#### TASK PROMPT
Up to and including the line with "The community centre", return every line from the start of the entries below exactly.

Stored data
--------------------------------

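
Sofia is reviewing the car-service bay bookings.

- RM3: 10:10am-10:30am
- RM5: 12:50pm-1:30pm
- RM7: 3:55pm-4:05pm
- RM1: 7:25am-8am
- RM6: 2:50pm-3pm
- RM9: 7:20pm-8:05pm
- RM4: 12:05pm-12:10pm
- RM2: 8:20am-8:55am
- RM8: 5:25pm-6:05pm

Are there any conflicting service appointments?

No

Sorted by start: RM1, RM2, RM3, RM4, RM5, RM6, RM7, RM8, RM9.
RM2 starts after RM1 ends — done with RM1.
RM3 starts after RM2 ends — done with RM2.
RM4 starts after RM3 ends — done with RM3.
RM5 starts after RM4 ends — done with RM4.
RM6 starts after RM5 ends — done with RM5.
RM7 starts after RM6 ends — done with RM6.
RM8 starts after RM7 ends — done with RM7.
RM9 starts after RM8 ends.
Every pair is clear; the schedule has no overlaps.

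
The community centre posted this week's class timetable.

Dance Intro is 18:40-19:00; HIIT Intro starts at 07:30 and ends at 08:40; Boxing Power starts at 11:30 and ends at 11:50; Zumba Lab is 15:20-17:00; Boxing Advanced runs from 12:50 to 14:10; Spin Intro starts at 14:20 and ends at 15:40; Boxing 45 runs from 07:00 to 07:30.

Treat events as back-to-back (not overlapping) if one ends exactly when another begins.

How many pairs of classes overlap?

1

Sorted by start: Boxing 45, HIIT Intro, Boxing Power, Boxing Advanced, Spin Intro, Zumba Lab, Dance Intro.
HIIT Intro starts exactly when Boxing 45 ends (back-to-back, no overlap) — done with Boxing 45.
Boxing Power starts after HIIT Intro ends — done with HIIT Intro.
Boxing Advanced starts after Boxing Power ends — done with Boxing Power.
Spin Intro starts after Boxing Advanced ends — done with Boxing Advanced.
Zumba Lab starts before Spin Intro ends → Spin Intro and Zumba Lab overlap.
Dance Intro starts after Spin Intro ends.
Dance Intro starts after Zumba Lab ends.
Overlapping pairs: Spin Intro & Zumba Lab — 1 in total.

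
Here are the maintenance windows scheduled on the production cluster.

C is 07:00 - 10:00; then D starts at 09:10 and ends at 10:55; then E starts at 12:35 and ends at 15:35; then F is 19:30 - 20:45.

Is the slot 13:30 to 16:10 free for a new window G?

No — it overlaps E

C: ends 10:00 at or before G starts 13:30 → clear.
D: ends 10:55 at or before G starts 13:30 → clear.
E: starts 12:35 before G ends 16:10, and ends 15:35 after G starts 13:30 → overlap.
F: starts 19:30 at or after G ends 16:10 → clear.
G overlaps E.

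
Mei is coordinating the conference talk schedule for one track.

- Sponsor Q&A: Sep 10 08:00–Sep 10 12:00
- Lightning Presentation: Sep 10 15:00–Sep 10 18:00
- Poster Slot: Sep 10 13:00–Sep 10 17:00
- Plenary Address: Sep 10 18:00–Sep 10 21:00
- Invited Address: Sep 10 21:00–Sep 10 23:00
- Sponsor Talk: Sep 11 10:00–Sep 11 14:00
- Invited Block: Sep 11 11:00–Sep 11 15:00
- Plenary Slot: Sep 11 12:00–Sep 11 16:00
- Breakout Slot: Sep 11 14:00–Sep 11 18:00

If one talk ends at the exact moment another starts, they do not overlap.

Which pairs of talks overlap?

Breakout Slot & Invited Block, Breakout Slot & Plenary Slot, Invited Block & Plenary Slot, Invited Block & Sponsor Talk, Lightning Presentation & Poster Slot, Plenary Slot & Sponsor Talk

Two intervals overlap when each starts before the other ends.
Sorted by start: Sponsor Q&A, Poster Slot, Lightning Presentation, Plenary Address, Invited Address, Sponsor Talk, Invited Block, Plenary Slot, Breakout Slot.
Poster Slot starts after Sponsor Q&A ends, so Sponsor Q&A has no further overlaps.
Lightning Presentation starts before Poster Slot ends → Poster Slot and Lightning Presentation overlap.
Plenary Address starts after Poster Slot ends, so Poster Slot has no further overlaps.
Plenary Address starts exactly when Lightning Presentation ends (back-to-back, no overlap), so Lightning Presentation has no further overlaps.
Invited Address starts exactly when Plenary Address ends (back-to-back, no overlap), so Plenary Address has no further overlaps.
Sponsor Talk starts after Invited Address ends, so Invited Address has no further overlaps.
Invited Block starts before Sponsor Talk ends → Sponsor Talk and Invited Block overlap.
Plenary Slot starts before Sponsor Talk ends → Sponsor Talk and Plenary Slot overlap.
Breakout Slot starts exactly when Sponsor Talk ends (back-to-back, no overlap).
Plenary Slot starts before Invited Block ends → Invited Block and Plenary Slot overlap.
Breakout Slot starts before Invited Block ends → Invited Block and Breakout Slot overlap.
Breakout Slot starts before Plenary Slot ends → Plenary Slot and Breakout Slot overlap.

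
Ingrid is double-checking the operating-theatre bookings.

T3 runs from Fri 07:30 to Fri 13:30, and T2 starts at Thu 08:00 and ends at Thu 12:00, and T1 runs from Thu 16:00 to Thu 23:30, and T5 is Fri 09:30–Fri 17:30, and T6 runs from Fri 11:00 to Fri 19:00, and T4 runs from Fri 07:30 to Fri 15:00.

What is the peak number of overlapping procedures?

4

Sweep the timeline, counting +1 at each start and −1 at each end (ends before starts at a tie):
Thu 08:00 start T2 → 1
Thu 12:00 end T2 → 0
Thu 16:00 start T1 → 1
Thu 23:30 end T1 → 0
Fri 07:30 start T3 → 1
Fri 07:30 start T4 → 2
Fri 09:30 start T5 → 3
Fri 11:00 start T6 → 4
Fri 13:30 end T3 → 3
Fri 15:00 end T4 → 2
Fri 17:30 end T5 → 1
Fri 19:00 end T6 → 0
Peak is 4, at Fri 11:00 (T3, T4, T5, T6).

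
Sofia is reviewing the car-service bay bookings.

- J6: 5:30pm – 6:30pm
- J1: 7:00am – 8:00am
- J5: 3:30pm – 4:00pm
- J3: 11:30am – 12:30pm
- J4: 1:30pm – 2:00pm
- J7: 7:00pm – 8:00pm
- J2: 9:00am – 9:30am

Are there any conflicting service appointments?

No

Check each pair: they overlap iff neither finishes before the other starts.
Sorted by start: J1, J2, J3, J4, J5, J6, J7.
J2 starts after J1 ends, so nothing later overlaps J1 either.
J3 starts after J2 ends, so nothing later overlaps J2 either.
J4 starts after J3 ends, so nothing later overlaps J3 either.
J5 starts after J4 ends, so nothing later overlaps J4 either.
J6 starts after J5 ends, so nothing later overlaps J5 either.
J7 starts after J6 ends.
Every pair is clear; the schedule has no overlaps.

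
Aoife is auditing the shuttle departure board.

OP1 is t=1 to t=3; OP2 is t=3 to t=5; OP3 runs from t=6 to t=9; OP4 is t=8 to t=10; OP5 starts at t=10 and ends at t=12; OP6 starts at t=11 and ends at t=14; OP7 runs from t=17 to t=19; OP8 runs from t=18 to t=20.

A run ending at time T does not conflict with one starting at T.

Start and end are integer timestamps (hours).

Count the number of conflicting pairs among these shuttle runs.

3

Sorted by start: OP1, OP2, OP3, OP4, OP5, OP6, OP7, OP8.
OP2 starts exactly when OP1 ends (back-to-back, no overlap); OP1 is clear from here.
OP3 starts after OP2 ends; OP2 is clear from here.
OP4 starts before OP3 ends → OP3 and OP4 overlap.
OP5 starts after OP3 ends; OP3 is clear from here.
OP5 starts exactly when OP4 ends (back-to-back, no overlap); OP4 is clear from here.
OP6 starts before OP5 ends → OP5 and OP6 overlap.
OP7 starts after OP5 ends; OP5 is clear from here.
OP7 starts after OP6 ends; OP6 is clear from here.
OP8 starts before OP7 ends → OP7 and OP8 overlap.
Overlapping pairs: OP3 & OP4, OP5 & OP6, OP7 & OP8 — 3 in total.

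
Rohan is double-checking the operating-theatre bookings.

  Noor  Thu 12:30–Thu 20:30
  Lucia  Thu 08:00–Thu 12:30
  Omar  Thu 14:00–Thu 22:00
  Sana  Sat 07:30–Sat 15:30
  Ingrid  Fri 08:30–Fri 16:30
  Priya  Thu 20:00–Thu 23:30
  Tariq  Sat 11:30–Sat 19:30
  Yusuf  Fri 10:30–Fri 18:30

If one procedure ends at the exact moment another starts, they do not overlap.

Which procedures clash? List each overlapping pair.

Two intervals overlap when each starts before the other ends.
Sorted by start: Lucia, Noor, Omar, Priya, Ingrid, Yusuf, Sana, Tariq.
Noor starts exactly when Lucia ends (back-to-back, no overlap) — done with Lucia.
Omar starts before Noor ends → Noor and Omar overlap.
Priya starts before Noor ends → Noor and Priya overlap.
Ingrid starts after Noor ends — done with Noor.
Priya starts before Omar ends → Omar and Priya overlap.
Ingrid starts after Omar ends — done with Omar.
Ingrid starts after Priya ends — done with Priya.
Yusuf starts before Ingrid ends → Ingrid and Yusuf overlap.
Sana starts after Ingrid ends — done with Ingrid.
Sana starts after Yusuf ends — done with Yusuf.
Tariq starts before Sana ends → Sana and Tariq overlap.

Ingrid & Yusuf, Noor & Omar, Noor & Priya, Omar & Priya, Sana & Tariq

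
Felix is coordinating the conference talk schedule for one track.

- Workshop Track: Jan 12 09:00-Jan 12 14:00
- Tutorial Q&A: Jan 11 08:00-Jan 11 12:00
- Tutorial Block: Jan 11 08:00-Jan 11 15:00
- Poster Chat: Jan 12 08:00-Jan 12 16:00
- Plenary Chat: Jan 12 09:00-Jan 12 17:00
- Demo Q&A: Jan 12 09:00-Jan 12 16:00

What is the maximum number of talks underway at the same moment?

4

Walk through starts and ends in time order (an end at T is processed before a start at T):
Jan 11 08:00 start Tutorial Block → 1
Jan 11 08:00 start Tutorial Q&A → 2
Jan 11 12:00 end Tutorial Q&A → 1
Jan 11 15:00 end Tutorial Block → 0
Jan 12 08:00 start Poster Chat → 1
Jan 12 09:00 start Demo Q&A → 2
Jan 12 09:00 start Plenary Chat → 3
Jan 12 09:00 start Workshop Track → 4
Jan 12 14:00 end Workshop Track → 3
Jan 12 16:00 end Demo Q&A → 2
Jan 12 16:00 end Poster Chat → 1
Jan 12 17:00 end Plenary Chat → 0
Peak is 4, at Jan 12 09:00 (Demo Q&A, Plenary Chat, Poster Chat, Workshop Track).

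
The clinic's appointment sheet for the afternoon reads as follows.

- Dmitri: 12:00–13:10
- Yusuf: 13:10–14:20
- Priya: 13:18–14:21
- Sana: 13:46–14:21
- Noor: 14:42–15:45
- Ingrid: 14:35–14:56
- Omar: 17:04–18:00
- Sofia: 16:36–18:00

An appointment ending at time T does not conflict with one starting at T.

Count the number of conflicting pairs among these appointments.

Sorted by start: Dmitri, Yusuf, Priya, Sana, Ingrid, Noor, Sofia, Omar.
Yusuf starts exactly when Dmitri ends (back-to-back, no overlap), so Dmitri has no further overlaps.
Priya starts before Yusuf ends → Yusuf and Priya overlap.
Sana starts before Yusuf ends → Yusuf and Sana overlap.
Ingrid starts after Yusuf ends, so Yusuf has no further overlaps.
Sana starts before Priya ends → Priya and Sana overlap.
Ingrid starts after Priya ends, so Priya has no further overlaps.
Ingrid starts after Sana ends, so Sana has no further overlaps.
Noor starts before Ingrid ends → Ingrid and Noor overlap.
Sofia starts after Ingrid ends, so Ingrid has no further overlaps.
Sofia starts after Noor ends, so Noor has no further overlaps.
Omar starts before Sofia ends → Sofia and Omar overlap.
Overlapping pairs: Ingrid & Noor, Omar & Sofia, Priya & Sana, Priya & Yusuf, Sana & Yusuf — 5 in total.

5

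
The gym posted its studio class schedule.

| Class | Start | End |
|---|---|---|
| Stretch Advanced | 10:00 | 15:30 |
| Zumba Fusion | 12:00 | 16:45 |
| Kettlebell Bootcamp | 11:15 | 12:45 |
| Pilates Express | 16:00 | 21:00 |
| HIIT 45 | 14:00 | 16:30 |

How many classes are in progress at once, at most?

Walk through starts and ends in time order (an end at T is processed before a start at T):
10:00 start Stretch Advanced → 1
11:15 start Kettlebell Bootcamp → 2
12:00 start Zumba Fusion → 3
12:45 end Kettlebell Bootcamp → 2
14:00 start HIIT 45 → 3
15:30 end Stretch Advanced → 2
16:00 start Pilates Express → 3
16:30 end HIIT 45 → 2
16:45 end Zumba Fusion → 1
21:00 end Pilates Express → 0
Peak is 3, at 12:00 (Kettlebell Bootcamp, Stretch Advanced, Zumba Fusion).

3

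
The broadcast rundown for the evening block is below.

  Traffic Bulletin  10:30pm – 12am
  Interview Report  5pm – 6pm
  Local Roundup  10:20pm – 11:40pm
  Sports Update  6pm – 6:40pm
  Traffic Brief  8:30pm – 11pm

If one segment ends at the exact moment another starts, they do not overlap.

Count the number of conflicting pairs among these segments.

3

Sorted by start: Interview Report, Sports Update, Traffic Brief, Local Roundup, Traffic Bulletin.
Sports Update starts exactly when Interview Report ends (back-to-back, no overlap), so Interview Report has no further overlaps.
Traffic Brief starts after Sports Update ends, so Sports Update has no further overlaps.
Local Roundup starts before Traffic Brief ends → Traffic Brief and Local Roundup overlap.
Traffic Bulletin starts before Traffic Brief ends → Traffic Brief and Traffic Bulletin overlap.
Traffic Bulletin starts before Local Roundup ends → Local Roundup and Traffic Bulletin overlap.
Overlapping pairs: Local Roundup & Traffic Brief, Local Roundup & Traffic Bulletin, Traffic Brief & Traffic Bulletin — 3 in total.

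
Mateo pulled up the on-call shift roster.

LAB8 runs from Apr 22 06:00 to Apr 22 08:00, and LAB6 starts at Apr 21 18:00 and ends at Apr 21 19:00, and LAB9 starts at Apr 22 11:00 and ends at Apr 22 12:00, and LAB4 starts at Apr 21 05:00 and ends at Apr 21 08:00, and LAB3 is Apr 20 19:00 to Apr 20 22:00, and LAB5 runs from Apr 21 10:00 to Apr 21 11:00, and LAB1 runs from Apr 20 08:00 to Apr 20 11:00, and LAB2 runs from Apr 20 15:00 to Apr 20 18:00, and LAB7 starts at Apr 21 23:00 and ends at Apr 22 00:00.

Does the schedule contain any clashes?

Sorted by start: LAB1, LAB2, LAB3, LAB4, LAB5, LAB6, LAB7, LAB8, LAB9.
LAB2 starts after LAB1 ends, so nothing later overlaps LAB1 either.
LAB3 starts after LAB2 ends, so nothing later overlaps LAB2 either.
LAB4 starts after LAB3 ends, so nothing later overlaps LAB3 either.
LAB5 starts after LAB4 ends, so nothing later overlaps LAB4 either.
LAB6 starts after LAB5 ends, so nothing later overlaps LAB5 either.
LAB7 starts after LAB6 ends, so nothing later overlaps LAB6 either.
LAB8 starts after LAB7 ends, so nothing later overlaps LAB7 either.
LAB9 starts after LAB8 ends.
Every pair is clear; the schedule has no overlaps.

No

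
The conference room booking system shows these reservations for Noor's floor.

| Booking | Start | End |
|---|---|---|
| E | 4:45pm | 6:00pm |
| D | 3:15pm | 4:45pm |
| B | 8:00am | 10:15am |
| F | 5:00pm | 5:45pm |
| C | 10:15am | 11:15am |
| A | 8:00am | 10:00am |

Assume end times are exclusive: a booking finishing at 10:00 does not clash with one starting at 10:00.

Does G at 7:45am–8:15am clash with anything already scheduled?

A: starts 8:00am before G ends 8:15am, and ends 10:00am after G starts 7:45am → overlap.
B: starts 8:00am before G ends 8:15am, and ends 10:15am after G starts 7:45am → overlap.
C: starts 10:15am at or after G ends 8:15am → clear.
D: starts 3:15pm at or after G ends 8:15am → clear.
E: starts 4:45pm at or after G ends 8:15am → clear.
F: starts 5:00pm at or after G ends 8:15am → clear.
G overlaps A, B.

Yes — it overlaps A, B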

--------------------------------

#### TASK SOLUTION
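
Sofia is reviewing the car-service bay bookings.

- RM3: 10:10am-10:30am
- RM5: 12:50pm-1:30pm
- RM7: 3:55pm-4:05pm
- RM1: 7:25am-8am
- RM6: 2:50pm-3pm
- RM9: 7:20pm-8:05pm
- RM4: 12:05pm-12:10pm
- RM2: 8:20am-8:55am
- RM8: 5:25pm-6:05pm

Are there any conflicting service appointments?

No

Sorted by start: RM1, RM2, RM3, RM4, RM5, RM6, RM7, RM8, RM9.
RM2 starts after RM1 ends — done with RM1.
RM3 starts after RM2 ends — done with RM2.
RM4 starts after RM3 ends — done with RM3.
RM5 starts after RM4 ends — done with RM4.
RM6 starts after RM5 ends — done with RM5.
RM7 starts after RM6 ends — done with RM6.
RM8 starts after RM7 ends — done with RM7.
RM9 starts after RM8 ends.
Every pair is clear; the schedule has no overlaps.

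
The community centre posted this week's class timetable.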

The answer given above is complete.